Saved data entries:

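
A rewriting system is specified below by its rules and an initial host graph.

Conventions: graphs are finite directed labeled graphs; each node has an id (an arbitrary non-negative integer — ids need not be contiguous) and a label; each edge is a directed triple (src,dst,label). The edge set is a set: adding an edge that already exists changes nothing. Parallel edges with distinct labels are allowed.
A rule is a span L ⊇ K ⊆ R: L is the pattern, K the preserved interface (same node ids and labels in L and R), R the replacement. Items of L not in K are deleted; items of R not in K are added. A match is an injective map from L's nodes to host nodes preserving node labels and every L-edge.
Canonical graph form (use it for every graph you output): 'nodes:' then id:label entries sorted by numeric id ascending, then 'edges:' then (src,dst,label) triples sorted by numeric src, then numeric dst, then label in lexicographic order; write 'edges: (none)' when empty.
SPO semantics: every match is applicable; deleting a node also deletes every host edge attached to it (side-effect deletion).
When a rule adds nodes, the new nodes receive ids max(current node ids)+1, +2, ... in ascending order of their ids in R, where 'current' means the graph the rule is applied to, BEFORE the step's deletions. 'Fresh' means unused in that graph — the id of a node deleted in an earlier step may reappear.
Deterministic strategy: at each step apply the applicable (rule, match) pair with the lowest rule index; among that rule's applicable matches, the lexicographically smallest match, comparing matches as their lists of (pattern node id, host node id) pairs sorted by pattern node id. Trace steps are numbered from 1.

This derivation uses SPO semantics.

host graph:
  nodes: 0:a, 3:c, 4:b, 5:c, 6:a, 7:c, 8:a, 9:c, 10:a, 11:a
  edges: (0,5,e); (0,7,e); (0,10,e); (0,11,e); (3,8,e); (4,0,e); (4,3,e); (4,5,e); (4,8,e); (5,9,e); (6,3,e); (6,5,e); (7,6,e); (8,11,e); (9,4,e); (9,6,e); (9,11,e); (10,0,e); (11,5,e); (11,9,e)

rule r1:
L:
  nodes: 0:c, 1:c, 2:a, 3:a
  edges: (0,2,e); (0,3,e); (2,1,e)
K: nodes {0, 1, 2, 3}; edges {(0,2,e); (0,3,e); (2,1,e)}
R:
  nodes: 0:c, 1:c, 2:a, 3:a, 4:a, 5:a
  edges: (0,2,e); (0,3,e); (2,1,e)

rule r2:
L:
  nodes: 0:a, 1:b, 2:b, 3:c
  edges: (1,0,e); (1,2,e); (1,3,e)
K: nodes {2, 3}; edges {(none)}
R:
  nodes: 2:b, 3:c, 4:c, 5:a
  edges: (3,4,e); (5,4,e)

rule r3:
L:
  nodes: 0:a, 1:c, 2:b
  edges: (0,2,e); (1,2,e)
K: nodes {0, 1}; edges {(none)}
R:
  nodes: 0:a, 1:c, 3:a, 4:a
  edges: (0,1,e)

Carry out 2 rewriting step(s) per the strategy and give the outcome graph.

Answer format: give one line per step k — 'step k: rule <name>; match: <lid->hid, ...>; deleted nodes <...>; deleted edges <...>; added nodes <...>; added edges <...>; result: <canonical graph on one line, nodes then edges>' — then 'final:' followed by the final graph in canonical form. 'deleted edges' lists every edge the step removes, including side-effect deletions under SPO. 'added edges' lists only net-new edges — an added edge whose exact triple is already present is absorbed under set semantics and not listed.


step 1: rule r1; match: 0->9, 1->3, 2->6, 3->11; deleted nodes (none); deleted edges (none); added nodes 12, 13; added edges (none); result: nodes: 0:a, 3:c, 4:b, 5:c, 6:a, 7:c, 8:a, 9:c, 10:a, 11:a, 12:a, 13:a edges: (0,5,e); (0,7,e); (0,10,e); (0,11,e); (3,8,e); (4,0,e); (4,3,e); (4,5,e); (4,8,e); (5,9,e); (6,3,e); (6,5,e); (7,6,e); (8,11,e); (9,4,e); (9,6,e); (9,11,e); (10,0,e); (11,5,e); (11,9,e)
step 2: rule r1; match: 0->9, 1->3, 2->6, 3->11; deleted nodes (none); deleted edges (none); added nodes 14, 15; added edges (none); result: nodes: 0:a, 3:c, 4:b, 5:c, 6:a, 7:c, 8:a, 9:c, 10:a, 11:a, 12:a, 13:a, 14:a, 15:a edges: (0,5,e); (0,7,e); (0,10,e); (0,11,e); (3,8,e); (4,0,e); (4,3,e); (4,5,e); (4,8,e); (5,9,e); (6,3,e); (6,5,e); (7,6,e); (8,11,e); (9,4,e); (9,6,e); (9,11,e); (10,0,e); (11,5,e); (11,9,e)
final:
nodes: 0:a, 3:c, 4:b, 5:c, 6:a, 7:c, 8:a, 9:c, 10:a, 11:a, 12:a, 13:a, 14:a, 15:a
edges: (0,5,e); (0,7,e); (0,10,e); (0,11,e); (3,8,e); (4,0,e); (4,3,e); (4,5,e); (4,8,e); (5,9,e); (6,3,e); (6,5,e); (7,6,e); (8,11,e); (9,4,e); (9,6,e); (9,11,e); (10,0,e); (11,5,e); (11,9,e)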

__Your goal__.
Read through the data above. Report each line that has the word "labels".

__Answer to this exercise__.
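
Conventions: graphs are finite directed labeled graphs; each node has an id (an arbitrary non-negative integer — ids need not be contiguous) and a label; each edge is a directed triple (src,dst,label). The edge set is a set: adding an edge that already exists changes nothing. Parallel edges with distinct labels are allowed.
A rule is a span L ⊇ K ⊆ R: L is the pattern, K the preserved interface (same node ids and labels in L and R), R the replacement. Items of L not in K are deleted; items of R not in K are added. A match is an injective map from L's nodes to host nodes preserving node labels and every L-edge.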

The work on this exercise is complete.